→ Work request: Would it be possible to quote, exactly and in full, the lines from the one with "By how much" through the end of the entries below?

┄┄┄┄┄┄

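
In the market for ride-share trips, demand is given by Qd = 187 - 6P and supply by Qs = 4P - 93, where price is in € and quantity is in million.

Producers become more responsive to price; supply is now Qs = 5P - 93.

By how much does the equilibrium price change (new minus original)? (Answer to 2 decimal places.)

Original equilibrium: 187 - 6P = 4P - 93 gives 280 = 10P, so P = 28 and Q = 19.
The new curves are Qd = 187 - 6P (demand) and Qs = 5P - 93 (supply).
New equilibrium: 187 - 6P = 5P - 93 ⇒ 280 = 11P ⇒ P = 280/11 ≈ 25.4545, Q = 377/11 ≈ 34.2727.
ΔP = 25.4545 − 28 = -2.55.

-2.55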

┄┄┄┄┄┄

→ Result of the exercise:
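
By how much does the equilibrium price change (new minus original)? (Answer to 2 decimal places.)

Original equilibrium: 187 - 6P = 4P - 93 gives 280 = 10P, so P = 28 and Q = 19.
The new curves are Qd = 187 - 6P (demand) and Qs = 5P - 93 (supply).
New equilibrium: 187 - 6P = 5P - 93 ⇒ 280 = 11P ⇒ P = 280/11 ≈ 25.4545, Q = 377/11 ≈ 34.2727.
ΔP = 25.4545 − 28 = -2.55.

-2.55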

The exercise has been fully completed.